[Items from a data source]
+--

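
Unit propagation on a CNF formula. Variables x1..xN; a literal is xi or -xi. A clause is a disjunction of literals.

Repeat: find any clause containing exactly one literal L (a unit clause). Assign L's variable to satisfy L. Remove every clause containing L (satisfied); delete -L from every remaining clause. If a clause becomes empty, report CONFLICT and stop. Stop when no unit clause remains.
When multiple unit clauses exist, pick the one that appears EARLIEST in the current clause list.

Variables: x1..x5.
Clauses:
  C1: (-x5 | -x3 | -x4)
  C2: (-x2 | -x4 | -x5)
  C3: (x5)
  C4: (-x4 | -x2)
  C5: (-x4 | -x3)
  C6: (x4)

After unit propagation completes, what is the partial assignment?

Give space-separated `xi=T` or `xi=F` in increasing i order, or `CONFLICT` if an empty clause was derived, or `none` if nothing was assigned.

Answer: x2=F x3=F x4=T x5=T

Derivation:
unit clause [5] forces x5=T; simplify:
  drop -5 from [-5, -3, -4] -> [-3, -4]
  drop -5 from [-2, -4, -5] -> [-2, -4]
  satisfied 1 clause(s); 5 remain; assigned so far: [5]
unit clause [4] forces x4=T; simplify:
  drop -4 from [-3, -4] -> [-3]
  drop -4 from [-2, -4] -> [-2]
  drop -4 from [-4, -2] -> [-2]
  drop -4 from [-4, -3] -> [-3]
  satisfied 1 clause(s); 4 remain; assigned so far: [4, 5]
unit clause [-3] forces x3=F; simplify:
  satisfied 2 clause(s); 2 remain; assigned so far: [3, 4, 5]
unit clause [-2] forces x2=F; simplify:
  satisfied 2 clause(s); 0 remain; assigned so far: [2, 3, 4, 5]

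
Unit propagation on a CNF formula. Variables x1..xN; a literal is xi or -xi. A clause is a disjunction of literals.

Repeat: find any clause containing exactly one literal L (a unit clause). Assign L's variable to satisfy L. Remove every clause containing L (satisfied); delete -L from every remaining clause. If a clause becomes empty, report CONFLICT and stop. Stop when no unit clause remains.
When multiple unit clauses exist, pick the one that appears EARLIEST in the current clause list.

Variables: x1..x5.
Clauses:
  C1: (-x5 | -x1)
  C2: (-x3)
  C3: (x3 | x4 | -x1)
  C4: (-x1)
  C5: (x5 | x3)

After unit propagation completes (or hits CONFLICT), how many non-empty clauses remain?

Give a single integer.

Answer: 0

Derivation:
unit clause [-3] forces x3=F; simplify:
  drop 3 from [3, 4, -1] -> [4, -1]
  drop 3 from [5, 3] -> [5]
  satisfied 1 clause(s); 4 remain; assigned so far: [3]
unit clause [-1] forces x1=F; simplify:
  satisfied 3 clause(s); 1 remain; assigned so far: [1, 3]
unit clause [5] forces x5=T; simplify:
  satisfied 1 clause(s); 0 remain; assigned so far: [1, 3, 5]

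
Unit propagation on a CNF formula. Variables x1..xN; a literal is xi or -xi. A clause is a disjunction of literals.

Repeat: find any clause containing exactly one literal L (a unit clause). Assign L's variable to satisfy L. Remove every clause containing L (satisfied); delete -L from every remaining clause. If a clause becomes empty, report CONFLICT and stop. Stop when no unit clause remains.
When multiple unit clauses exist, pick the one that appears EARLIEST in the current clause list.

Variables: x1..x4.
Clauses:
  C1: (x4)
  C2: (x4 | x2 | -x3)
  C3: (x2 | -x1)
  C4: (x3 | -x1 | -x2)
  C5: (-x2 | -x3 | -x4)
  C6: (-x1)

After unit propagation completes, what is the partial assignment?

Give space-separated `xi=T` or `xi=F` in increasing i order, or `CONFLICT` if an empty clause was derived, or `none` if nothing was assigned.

unit clause [4] forces x4=T; simplify:
  drop -4 from [-2, -3, -4] -> [-2, -3]
  satisfied 2 clause(s); 4 remain; assigned so far: [4]
unit clause [-1] forces x1=F; simplify:
  satisfied 3 clause(s); 1 remain; assigned so far: [1, 4]

Answer: x1=F x4=T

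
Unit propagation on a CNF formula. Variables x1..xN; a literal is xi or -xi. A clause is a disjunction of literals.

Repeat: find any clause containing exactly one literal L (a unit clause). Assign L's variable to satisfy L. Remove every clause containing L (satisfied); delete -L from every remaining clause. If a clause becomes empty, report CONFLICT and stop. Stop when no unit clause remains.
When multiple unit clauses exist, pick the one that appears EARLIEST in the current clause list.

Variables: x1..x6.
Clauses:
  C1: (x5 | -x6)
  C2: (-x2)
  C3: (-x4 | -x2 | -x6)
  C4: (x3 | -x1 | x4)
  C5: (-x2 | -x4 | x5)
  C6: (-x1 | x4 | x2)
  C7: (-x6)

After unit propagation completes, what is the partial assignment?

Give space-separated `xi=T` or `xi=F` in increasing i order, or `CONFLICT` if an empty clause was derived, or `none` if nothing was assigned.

Answer: x2=F x6=F

Derivation:
unit clause [-2] forces x2=F; simplify:
  drop 2 from [-1, 4, 2] -> [-1, 4]
  satisfied 3 clause(s); 4 remain; assigned so far: [2]
unit clause [-6] forces x6=F; simplify:
  satisfied 2 clause(s); 2 remain; assigned so far: [2, 6]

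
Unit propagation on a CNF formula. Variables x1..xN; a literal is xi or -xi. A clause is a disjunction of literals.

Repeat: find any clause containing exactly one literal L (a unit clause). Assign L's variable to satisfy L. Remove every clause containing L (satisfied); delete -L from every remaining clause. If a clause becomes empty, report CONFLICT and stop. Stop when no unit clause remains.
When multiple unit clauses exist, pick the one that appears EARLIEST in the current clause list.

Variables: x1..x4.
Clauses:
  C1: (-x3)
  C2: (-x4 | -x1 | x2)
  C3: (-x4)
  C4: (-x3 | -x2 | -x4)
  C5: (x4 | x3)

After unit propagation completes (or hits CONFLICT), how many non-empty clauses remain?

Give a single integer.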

+--

## Exercise brief
The line containing "Variables: x1..x6." and all lines after it, to the end of the records, are to be output exactly and alone.

## Result of the exercise
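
Variables: x1..x6.
Clauses:
  C1: (x5 | -x6)
  C2: (-x2)
  C3: (-x4 | -x2 | -x6)
  C4: (x3 | -x1 | x4)
  C5: (-x2 | -x4 | x5)
  C6: (-x1 | x4 | x2)
  C7: (-x6)

After unit propagation completes, what is the partial assignment?

Give space-separated `xi=T` or `xi=F` in increasing i order, or `CONFLICT` if an empty clause was derived, or `none` if nothing was assigned.

Answer: x2=F x6=F

Derivation:
unit clause [-2] forces x2=F; simplify:
  drop 2 from [-1, 4, 2] -> [-1, 4]
  satisfied 3 clause(s); 4 remain; assigned so far: [2]
unit clause [-6] forces x6=F; simplify:
  satisfied 2 clause(s); 2 remain; assigned so far: [2, 6]

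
Unit propagation on a CNF formula. Variables x1..xN; a literal is xi or -xi. A clause is a disjunction of literals.

Repeat: find any clause containing exactly one literal L (a unit clause). Assign L's variable to satisfy L. Remove every clause containing L (satisfied); delete -L from every remaining clause. If a clause becomes empty, report CONFLICT and stop. Stop when no unit clause remains.
When multiple unit clauses exist, pick the one that appears EARLIEST in the current clause list.

Variables: x1..x4.
Clauses:
  C1: (-x3)
  C2: (-x4 | -x1 | x2)
  C3: (-x4)
  C4: (-x3 | -x2 | -x4)
  C5: (x4 | x3)

After unit propagation completes (or hits CONFLICT), how many non-empty clauses remain?

Give a single integer.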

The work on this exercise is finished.